##### RECORDS PROVIDED #####
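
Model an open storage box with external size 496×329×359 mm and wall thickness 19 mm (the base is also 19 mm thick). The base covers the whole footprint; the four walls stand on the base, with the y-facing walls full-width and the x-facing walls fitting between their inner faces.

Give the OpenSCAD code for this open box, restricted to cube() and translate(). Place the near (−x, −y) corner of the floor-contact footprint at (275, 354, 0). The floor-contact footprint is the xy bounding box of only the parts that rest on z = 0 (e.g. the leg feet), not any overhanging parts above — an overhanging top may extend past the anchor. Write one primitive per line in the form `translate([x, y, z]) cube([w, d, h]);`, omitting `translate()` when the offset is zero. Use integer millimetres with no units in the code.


translate([275, 354, 0]) cube([496, 329, 19]);
translate([275, 354, 19]) cube([496, 19, 340]);
translate([275, 664, 19]) cube([496, 19, 340]);
translate([275, 373, 19]) cube([19, 291, 340]);
translate([752, 373, 19]) cube([19, 291, 340]);


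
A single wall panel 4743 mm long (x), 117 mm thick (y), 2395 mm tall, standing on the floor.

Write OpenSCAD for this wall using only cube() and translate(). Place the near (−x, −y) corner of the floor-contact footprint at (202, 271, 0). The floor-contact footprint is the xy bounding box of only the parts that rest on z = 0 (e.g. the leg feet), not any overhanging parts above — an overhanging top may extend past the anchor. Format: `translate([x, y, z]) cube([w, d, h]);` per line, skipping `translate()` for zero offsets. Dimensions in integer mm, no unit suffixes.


translate([202, 271, 0]) cube([4743, 117, 2395]);


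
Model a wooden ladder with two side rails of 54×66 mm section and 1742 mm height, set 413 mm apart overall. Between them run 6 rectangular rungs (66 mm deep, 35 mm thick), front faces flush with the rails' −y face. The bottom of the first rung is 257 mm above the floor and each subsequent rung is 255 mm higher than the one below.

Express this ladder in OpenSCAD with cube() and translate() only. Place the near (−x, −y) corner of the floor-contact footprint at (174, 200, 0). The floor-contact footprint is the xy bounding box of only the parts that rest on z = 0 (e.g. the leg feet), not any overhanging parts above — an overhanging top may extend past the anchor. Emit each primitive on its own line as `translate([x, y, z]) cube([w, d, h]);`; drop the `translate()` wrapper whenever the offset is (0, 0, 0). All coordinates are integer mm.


translate([174, 200, 0]) cube([54, 66, 1742]);
translate([533, 200, 0]) cube([54, 66, 1742]);
translate([228, 200, 257]) cube([305, 66, 35]);
translate([228, 200, 512]) cube([305, 66, 35]);
translate([228, 200, 767]) cube([305, 66, 35]);
translate([228, 200, 1022]) cube([305, 66, 35]);
translate([228, 200, 1277]) cube([305, 66, 35]);
translate([228, 200, 1532]) cube([305, 66, 35]);


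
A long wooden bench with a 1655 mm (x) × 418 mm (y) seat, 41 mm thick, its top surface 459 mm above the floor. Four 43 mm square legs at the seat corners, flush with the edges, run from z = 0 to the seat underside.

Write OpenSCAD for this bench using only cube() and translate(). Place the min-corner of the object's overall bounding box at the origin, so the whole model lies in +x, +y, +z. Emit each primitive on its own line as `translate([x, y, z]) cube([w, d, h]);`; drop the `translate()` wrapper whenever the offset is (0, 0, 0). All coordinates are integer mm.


// leg_h = 459 − 41 = 418
translate([0, 0, 418]) cube([1655, 418, 41]);
cube([43, 43, 418]);
translate([0, 375, 0]) cube([43, 43, 418]);
translate([1612, 0, 0]) cube([43, 43, 418]);
translate([1612, 375, 0]) cube([43, 43, 418]);


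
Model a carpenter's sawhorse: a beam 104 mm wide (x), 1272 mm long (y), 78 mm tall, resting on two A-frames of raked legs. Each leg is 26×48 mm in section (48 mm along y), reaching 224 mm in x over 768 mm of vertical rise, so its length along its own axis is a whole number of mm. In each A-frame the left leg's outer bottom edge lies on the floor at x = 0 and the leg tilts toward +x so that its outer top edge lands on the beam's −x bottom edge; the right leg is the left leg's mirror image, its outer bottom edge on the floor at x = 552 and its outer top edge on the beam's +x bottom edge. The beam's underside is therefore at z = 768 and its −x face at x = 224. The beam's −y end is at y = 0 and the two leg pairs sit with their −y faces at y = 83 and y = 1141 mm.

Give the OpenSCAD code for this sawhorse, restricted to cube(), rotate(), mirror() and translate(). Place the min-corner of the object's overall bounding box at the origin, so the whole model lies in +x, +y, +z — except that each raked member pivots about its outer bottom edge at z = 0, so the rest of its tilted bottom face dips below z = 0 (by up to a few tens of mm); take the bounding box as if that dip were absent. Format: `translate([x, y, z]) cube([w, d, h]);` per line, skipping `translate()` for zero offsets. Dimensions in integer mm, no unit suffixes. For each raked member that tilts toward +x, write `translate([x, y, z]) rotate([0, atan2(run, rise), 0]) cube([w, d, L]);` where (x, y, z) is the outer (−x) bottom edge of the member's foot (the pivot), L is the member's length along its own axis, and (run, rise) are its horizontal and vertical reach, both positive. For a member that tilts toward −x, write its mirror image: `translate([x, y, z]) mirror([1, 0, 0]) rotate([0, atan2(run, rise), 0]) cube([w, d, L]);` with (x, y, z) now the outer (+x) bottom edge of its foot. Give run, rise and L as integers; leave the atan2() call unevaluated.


// leg length = √(224² + 768²) = 800
// right-leg outer foot x = 2·224 + 104 = 552
// beam min-corner = (224, 0, 768)
translate([224, 0, 768]) cube([104, 1272, 78]);
translate([0, 83, 0]) rotate([0, atan2(224, 768), 0]) cube([26, 48, 800]);
translate([552, 83, 0]) mirror([1, 0, 0]) rotate([0, atan2(224, 768), 0]) cube([26, 48, 800]);
translate([0, 1141, 0]) rotate([0, atan2(224, 768), 0]) cube([26, 48, 800]);
translate([552, 1141, 0]) mirror([1, 0, 0]) rotate([0, atan2(224, 768), 0]) cube([26, 48, 800]);


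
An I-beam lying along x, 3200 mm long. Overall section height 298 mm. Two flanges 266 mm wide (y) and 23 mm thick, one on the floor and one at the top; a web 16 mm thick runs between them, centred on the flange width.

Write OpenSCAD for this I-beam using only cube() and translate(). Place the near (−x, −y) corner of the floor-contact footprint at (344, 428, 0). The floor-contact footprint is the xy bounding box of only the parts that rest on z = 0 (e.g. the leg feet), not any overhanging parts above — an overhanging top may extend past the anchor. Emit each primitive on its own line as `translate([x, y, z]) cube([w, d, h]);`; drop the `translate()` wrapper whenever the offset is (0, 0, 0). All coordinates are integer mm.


translate([344, 428, 0]) cube([3200, 266, 23]);
translate([344, 553, 23]) cube([3200, 16, 252]);
translate([344, 428, 275]) cube([3200, 266, 23]);


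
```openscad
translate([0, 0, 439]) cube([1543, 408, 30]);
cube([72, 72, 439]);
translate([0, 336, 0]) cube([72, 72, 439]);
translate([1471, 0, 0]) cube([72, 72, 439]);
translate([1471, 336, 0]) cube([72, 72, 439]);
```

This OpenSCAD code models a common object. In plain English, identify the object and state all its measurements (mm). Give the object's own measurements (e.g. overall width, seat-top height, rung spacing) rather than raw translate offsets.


A bench: a 1543×408 mm seat slab, 30 mm thick, top at z = 469 mm, on four 72×72 mm square legs flush with the seat corners and standing on z = 0.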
#####
*EXERCISE GOAL:*
Once you have identified the lines above that contain "wide", copy each of them.

*ANSWER TO THE PROBLEM:*
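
Model a carpenter's sawhorse: a beam 104 mm wide (x), 1272 mm long (y), 78 mm tall, resting on two A-frames of raked legs. Each leg is 26×48 mm in section (48 mm along y), reaching 224 mm in x over 768 mm of vertical rise, so its length along its own axis is a whole number of mm. In each A-frame the left leg's outer bottom edge lies on the floor at x = 0 and the leg tilts toward +x so that its outer top edge lands on the beam's −x bottom edge; the right leg is the left leg's mirror image, its outer bottom edge on the floor at x = 552 and its outer top edge on the beam's +x bottom edge. The beam's underside is therefore at z = 768 and its −x face at x = 224. The beam's −y end is at y = 0 and the two leg pairs sit with their −y faces at y = 83 and y = 1141 mm.
An I-beam lying along x, 3200 mm long. Overall section height 298 mm. Two flanges 266 mm wide (y) and 23 mm thick, one on the floor and one at the top; a web 16 mm thick runs between them, centred on the flange width.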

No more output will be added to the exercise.